'''
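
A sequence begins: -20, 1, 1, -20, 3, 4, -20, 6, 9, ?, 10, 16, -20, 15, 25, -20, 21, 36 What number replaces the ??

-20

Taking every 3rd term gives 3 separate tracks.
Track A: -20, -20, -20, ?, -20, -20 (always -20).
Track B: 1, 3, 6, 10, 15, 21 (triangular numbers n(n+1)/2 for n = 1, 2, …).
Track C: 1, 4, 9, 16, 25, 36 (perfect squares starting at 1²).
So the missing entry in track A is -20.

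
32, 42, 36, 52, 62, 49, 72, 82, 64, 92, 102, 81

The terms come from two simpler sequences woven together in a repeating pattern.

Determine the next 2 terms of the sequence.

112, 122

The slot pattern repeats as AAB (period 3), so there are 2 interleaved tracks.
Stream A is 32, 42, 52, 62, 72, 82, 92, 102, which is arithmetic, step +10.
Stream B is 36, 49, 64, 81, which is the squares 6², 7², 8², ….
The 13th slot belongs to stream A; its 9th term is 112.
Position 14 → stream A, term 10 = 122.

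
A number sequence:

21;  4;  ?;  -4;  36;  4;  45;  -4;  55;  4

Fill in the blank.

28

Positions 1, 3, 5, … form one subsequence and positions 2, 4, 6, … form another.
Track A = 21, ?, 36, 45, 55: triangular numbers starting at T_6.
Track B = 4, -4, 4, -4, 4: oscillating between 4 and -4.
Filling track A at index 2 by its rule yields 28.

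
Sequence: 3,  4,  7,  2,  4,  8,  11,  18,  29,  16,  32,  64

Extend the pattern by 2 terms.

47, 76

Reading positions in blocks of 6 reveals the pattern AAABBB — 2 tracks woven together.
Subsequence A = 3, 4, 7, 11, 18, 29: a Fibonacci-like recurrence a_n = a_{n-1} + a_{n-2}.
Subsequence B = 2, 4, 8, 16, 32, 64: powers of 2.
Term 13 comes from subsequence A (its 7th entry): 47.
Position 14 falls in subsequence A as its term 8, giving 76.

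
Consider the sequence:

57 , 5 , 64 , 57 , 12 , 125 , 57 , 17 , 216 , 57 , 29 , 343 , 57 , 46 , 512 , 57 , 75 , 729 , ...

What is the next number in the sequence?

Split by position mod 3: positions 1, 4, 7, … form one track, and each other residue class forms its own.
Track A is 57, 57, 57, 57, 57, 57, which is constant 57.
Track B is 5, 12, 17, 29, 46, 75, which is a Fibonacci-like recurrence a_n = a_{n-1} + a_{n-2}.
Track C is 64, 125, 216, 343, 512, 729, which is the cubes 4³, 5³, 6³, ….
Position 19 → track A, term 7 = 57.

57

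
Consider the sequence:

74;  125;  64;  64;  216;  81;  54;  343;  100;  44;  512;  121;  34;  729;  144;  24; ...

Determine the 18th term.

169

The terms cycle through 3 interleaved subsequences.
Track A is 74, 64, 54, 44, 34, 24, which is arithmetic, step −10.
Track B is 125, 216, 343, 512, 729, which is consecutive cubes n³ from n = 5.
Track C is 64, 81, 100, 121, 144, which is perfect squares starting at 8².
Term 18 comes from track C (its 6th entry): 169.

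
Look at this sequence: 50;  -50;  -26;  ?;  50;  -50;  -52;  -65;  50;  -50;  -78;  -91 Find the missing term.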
'''
'''
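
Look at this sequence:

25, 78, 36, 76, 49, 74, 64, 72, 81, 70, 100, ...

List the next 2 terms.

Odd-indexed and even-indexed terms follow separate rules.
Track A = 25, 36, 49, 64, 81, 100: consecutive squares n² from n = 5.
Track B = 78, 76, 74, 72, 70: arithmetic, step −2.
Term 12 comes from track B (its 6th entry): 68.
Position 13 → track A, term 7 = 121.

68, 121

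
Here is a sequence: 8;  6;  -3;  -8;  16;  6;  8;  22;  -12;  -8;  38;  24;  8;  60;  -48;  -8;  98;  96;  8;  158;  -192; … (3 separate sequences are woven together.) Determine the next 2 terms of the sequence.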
'''
'''
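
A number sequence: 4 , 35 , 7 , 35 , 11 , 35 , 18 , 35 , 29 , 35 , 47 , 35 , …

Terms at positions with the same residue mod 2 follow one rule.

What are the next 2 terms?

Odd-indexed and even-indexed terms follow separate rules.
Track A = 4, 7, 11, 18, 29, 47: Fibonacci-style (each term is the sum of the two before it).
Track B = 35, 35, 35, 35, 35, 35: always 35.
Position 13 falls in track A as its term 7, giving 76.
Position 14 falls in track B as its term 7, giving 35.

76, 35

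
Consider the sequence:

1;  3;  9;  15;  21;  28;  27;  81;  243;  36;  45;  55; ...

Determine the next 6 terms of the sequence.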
'''
What you need to do: Only the lines that contain the string "this" should be copied from the entries above.

Result:
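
Look at this sequence: 50;  -50;  -26;  ?;  50;  -50;  -52;  -65;  50;  -50;  -78;  -91 Find the missing term.
Look at this sequence: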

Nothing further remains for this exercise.